=== Begin Enclosure ===
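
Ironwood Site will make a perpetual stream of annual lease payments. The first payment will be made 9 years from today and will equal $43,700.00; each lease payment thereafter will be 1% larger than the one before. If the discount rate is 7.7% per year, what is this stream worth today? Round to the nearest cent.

Value at end of year 8: C₁ / (r − g) = $43,700.00 / (0.077 − 0.01) = $652,238.8060
Discount to today: PV = $652,238.8060 / (1 + 0.077)^8 = $652,238.8060 / 1.810196 = $360,313.89

$360313.89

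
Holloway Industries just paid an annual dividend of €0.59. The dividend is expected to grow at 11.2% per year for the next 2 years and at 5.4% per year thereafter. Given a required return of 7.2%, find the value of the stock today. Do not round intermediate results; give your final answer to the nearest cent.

D_1 = 0.65608
D_2 = 0.72956
Terminal value at year 2: TV = D_2×(1+g_2)/(r−g_2) = 0.76896/0.018 = 42.71985
P_0 = D_1/(1+r)^1 + D_2/(1+r)^2 + TV/(1+r)^2
    = 0.61201 + 0.63485 + 37.17407 = 38.42094

€38.42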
=== End Enclosure ===
### Exercise instructions:
Repeat the entire listing above, keeping every line exactly the same.

### Exercise result:
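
Ironwood Site will make a perpetual stream of annual lease payments. The first payment will be made 9 years from today and will equal $43,700.00; each lease payment thereafter will be 1% larger than the one before. If the discount rate is 7.7% per year, what is this stream worth today? Round to the nearest cent.

Value at end of year 8: C₁ / (r − g) = $43,700.00 / (0.077 − 0.01) = $652,238.8060
Discount to today: PV = $652,238.8060 / (1 + 0.077)^8 = $652,238.8060 / 1.810196 = $360,313.89

$360313.89

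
Holloway Industries just paid an annual dividend of €0.59. The dividend is expected to grow at 11.2% per year for the next 2 years and at 5.4% per year thereafter. Given a required return of 7.2%, find the value of the stock today. Do not round intermediate results; give your final answer to the nearest cent.

D_1 = 0.65608
D_2 = 0.72956
Terminal value at year 2: TV = D_2×(1+g_2)/(r−g_2) = 0.76896/0.018 = 42.71985
P_0 = D_1/(1+r)^1 + D_2/(1+r)^2 + TV/(1+r)^2
    = 0.61201 + 0.63485 + 37.17407 = 38.42094

€38.42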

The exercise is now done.